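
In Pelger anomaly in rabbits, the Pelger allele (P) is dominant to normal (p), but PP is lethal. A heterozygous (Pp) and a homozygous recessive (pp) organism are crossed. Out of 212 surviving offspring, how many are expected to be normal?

Cross: Pp × pp
Punnett square offspring (before lethality): 2 Pp, 2 pp
No PP offspring are produced in this cross.
normal: 2 out of 4 → fraction 1/2
Expected count = 1/2 × 212 = 106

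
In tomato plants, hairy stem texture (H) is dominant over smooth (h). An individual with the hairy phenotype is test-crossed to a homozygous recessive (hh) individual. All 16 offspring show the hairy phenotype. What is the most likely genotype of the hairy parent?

Test cross: ? × hh
All offspring are hairy.
If the unknown parent were heterozygous (Hh), about half of 16 offspring would be smooth; none are. The unknown parent is most likely homozygous dominant (HH).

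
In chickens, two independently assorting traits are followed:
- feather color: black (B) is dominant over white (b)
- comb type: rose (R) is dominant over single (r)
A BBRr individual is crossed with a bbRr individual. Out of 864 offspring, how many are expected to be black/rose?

Dihybrid cross BBRr × bbRr — consider each gene separately:
feather color: BB × bb → 4 Bb → 4 B_ (out of 4)
comb type: Rr × Rr → 1 RR, 2 Rr, 1 rr → 3 R_ : 1 rr (out of 4)
Combine (counts out of 4 × 4 = 16): black/rose (B_R_) = 4×3 = 12; black/single (B_rr) = 4×1 = 4
Phenotype counts (out of 16): 12 black/rose, 4 black/single
black/rose: 12 out of 16 → fraction 3/4
Expected count = 3/4 × 864 = 648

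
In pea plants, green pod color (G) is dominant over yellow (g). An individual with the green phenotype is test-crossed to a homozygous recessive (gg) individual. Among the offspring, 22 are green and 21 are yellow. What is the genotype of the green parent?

Test cross: ? × gg
Offspring: 22 green, 21 yellow — approximately 1:1.
A 1:1 ratio in a test cross indicates the unknown parent is heterozygous (Gg).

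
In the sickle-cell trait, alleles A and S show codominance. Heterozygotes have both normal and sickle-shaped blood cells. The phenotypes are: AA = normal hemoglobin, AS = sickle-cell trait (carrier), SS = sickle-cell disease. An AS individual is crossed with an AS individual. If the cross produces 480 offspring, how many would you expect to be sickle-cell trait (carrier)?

Punnett square for AS × AS:
Offspring genotypes: 1 AA, 2 AS, 1 SS
Phenotype counts: 1 normal hemoglobin, 2 sickle-cell trait (carrier), 1 sickle-cell disease
sickle-cell trait (carrier): 2 out of 4 → fraction 1/2
Expected count = 1/2 × 480 = 240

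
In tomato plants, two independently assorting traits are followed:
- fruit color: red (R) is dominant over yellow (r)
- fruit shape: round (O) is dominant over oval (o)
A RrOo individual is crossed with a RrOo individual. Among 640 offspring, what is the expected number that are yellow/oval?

Dihybrid cross RrOo × RrOo — consider each gene separately:
fruit color: Rr × Rr → 1 RR, 2 Rr, 1 rr → 3 R_ : 1 rr (out of 4)
fruit shape: Oo × Oo → 1 OO, 2 Oo, 1 oo → 3 O_ : 1 oo (out of 4)
Combine (counts out of 4 × 4 = 16): red/round (R_O_) = 3×3 = 9; red/oval (R_oo) = 3×1 = 3; yellow/round (rrO_) = 1×3 = 3; yellow/oval (rroo) = 1×1 = 1
Phenotype counts (out of 16): 9 red/round, 3 red/oval, 3 yellow/round, 1 yellow/oval
yellow/oval: 1 out of 16 → fraction 1/16
Expected count = 1/16 × 640 = 40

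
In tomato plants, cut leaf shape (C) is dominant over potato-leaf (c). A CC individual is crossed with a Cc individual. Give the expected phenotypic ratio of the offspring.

Punnett square for CC × Cc:
Offspring genotypes: 2 CC, 2 Cc
cut: 4, potato-leaf: 0
Ratio: all cut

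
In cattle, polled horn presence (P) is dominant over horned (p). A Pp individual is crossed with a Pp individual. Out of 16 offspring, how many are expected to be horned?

Punnett square for Pp × Pp:
Offspring genotypes: 1 PP, 2 Pp, 1 pp
polled: 3, horned: 1
horned: 1 out of 4 → fraction 1/4
Expected count = 1/4 × 16 = 4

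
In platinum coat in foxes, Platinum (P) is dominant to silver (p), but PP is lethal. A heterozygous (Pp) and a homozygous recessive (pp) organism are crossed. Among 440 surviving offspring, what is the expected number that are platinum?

Cross: Pp × pp
Punnett square offspring (before lethality): 2 Pp, 2 pp
No PP offspring are produced in this cross.
platinum: 2 out of 4 → fraction 1/2
Expected count = 1/2 × 440 = 220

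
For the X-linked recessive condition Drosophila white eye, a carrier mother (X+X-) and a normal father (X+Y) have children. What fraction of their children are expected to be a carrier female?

Cross: X+X- × X+Y
Offspring: 1 X+X+, 1 X+Y, 1 X+X-, 1 X-Y
Probability of a carrier female: 1/4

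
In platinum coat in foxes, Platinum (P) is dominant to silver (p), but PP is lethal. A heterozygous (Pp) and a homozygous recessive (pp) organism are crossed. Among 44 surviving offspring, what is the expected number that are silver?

Cross: Pp × pp
Punnett square offspring (before lethality): 2 Pp, 2 pp
No PP offspring are produced in this cross.
silver: 2 out of 4 → fraction 1/2
Expected count = 1/2 × 44 = 22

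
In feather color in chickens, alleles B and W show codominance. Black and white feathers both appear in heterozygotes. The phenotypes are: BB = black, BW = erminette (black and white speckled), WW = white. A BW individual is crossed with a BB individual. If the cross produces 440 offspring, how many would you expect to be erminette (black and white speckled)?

Punnett square for BW × BB:
Offspring genotypes: 2 BB, 2 BW
Phenotype counts: 2 black, 2 erminette (black and white speckled)
erminette (black and white speckled): 2 out of 4 → fraction 1/2
Expected count = 1/2 × 440 = 220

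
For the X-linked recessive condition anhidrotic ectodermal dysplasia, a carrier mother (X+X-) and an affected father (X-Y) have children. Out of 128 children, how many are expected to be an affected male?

Cross: X+X- × X-Y
Offspring: 1 X+X-, 1 X+Y, 1 X-X-, 1 X-Y
Probability of an affected male: 1/4
Expected count = 1/4 × 128 = 32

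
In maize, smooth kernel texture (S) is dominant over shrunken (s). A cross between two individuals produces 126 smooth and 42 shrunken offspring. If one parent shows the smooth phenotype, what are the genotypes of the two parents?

Observed offspring: 126 smooth, 42 shrunken
The observed ratio simplifies to 3:1. Shrunken (ss) offspring appear, so each parent must contribute one s allele. The parent stated to show smooth carries S, so it is Ss. The other parent is then either Ss or ss: Ss × ss would give a 1:1 split, whereas Ss × Ss gives 3:1 — matching the data. So both parents are heterozygous (Ss × Ss).
Parent genotypes: Ss × Ss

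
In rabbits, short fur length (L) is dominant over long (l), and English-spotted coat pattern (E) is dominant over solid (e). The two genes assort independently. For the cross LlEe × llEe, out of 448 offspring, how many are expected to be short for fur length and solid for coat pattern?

Dihybrid cross LlEe × llEe — consider each gene separately:
fur length: Ll × ll → 2 Ll, 2 ll → 2 L_ : 2 ll (out of 4)
coat pattern: Ee × Ee → 1 EE, 2 Ee, 1 ee → 3 E_ : 1 ee (out of 4)
Looking for: short (L_) and solid (ee)
P(short) = 2/4, P(solid) = 1/4
P(both) = 2/4 × 1/4 = 2/16 = 1/8
Expected count = 1/8 × 448 = 56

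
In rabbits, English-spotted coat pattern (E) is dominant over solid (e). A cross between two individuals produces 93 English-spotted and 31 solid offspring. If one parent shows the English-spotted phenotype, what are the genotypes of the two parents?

Observed offspring: 93 English-spotted, 31 solid
The observed ratio simplifies to 3:1. Solid (ee) offspring appear, so each parent must contribute one e allele. The parent stated to show English-spotted carries E, so it is Ee. The other parent is then either Ee or ee: Ee × ee would give a 1:1 split, whereas Ee × Ee gives 3:1 — matching the data. So both parents are heterozygous (Ee × Ee).
Parent genotypes: Ee × Ee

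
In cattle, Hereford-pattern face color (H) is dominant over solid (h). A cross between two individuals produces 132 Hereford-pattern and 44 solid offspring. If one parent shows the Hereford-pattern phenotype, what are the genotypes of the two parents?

Observed offspring: 132 Hereford-pattern, 44 solid
The observed ratio simplifies to 3:1. Solid (hh) offspring appear, so each parent must contribute one h allele. The parent stated to show Hereford-pattern carries H, so it is Hh. The other parent is then either Hh or hh: Hh × hh would give a 1:1 split, whereas Hh × Hh gives 3:1 — matching the data. So both parents are heterozygous (Hh × Hh).
Parent genotypes: Hh × Hh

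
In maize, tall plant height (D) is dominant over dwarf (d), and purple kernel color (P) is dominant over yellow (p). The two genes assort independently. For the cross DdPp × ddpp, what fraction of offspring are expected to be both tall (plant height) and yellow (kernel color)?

Dihybrid cross DdPp × ddpp — consider each gene separately:
plant height: Dd × dd → 2 Dd, 2 dd → 2 D_ : 2 dd (out of 4)
kernel color: Pp × pp → 2 Pp, 2 pp → 2 P_ : 2 pp (out of 4)
Looking for: tall (D_) and yellow (pp)
P(tall) = 2/4, P(yellow) = 2/4
P(both) = 2/4 × 2/4 = 4/16 = 1/4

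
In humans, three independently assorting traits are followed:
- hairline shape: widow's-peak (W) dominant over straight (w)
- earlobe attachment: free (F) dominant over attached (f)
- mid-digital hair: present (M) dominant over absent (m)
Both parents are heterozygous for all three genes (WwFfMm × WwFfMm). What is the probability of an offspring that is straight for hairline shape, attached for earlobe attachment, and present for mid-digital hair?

Trihybrid cross: WwFfMm × WwFfMm
Each trait segregates independently with a 3:1 phenotypic ratio, so each gene contributes 3/4 (dominant) or 1/4 (recessive).
Target: straight (hairline shape), attached (earlobe attachment), present (mid-digital hair)
Probability = product of independent per-trait probabilities
= 1/4 × 1/4 × 3/4 = 3/64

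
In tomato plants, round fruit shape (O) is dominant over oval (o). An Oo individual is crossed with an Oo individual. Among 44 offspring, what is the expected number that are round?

Punnett square for Oo × Oo:
Offspring genotypes: 1 OO, 2 Oo, 1 oo
round: 3, oval: 1
round: 3 out of 4 → fraction 3/4
Expected count = 3/4 × 44 = 33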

**YOUR INSTRUCTIONS:**
Check all the records above and select each line where the string "traits" is found.

**ANSWER SECTION:**
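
In chickens, two independently assorting traits are followed:
In tomato plants, two independently assorting traits are followed:
In humans, three independently assorting traits are followed: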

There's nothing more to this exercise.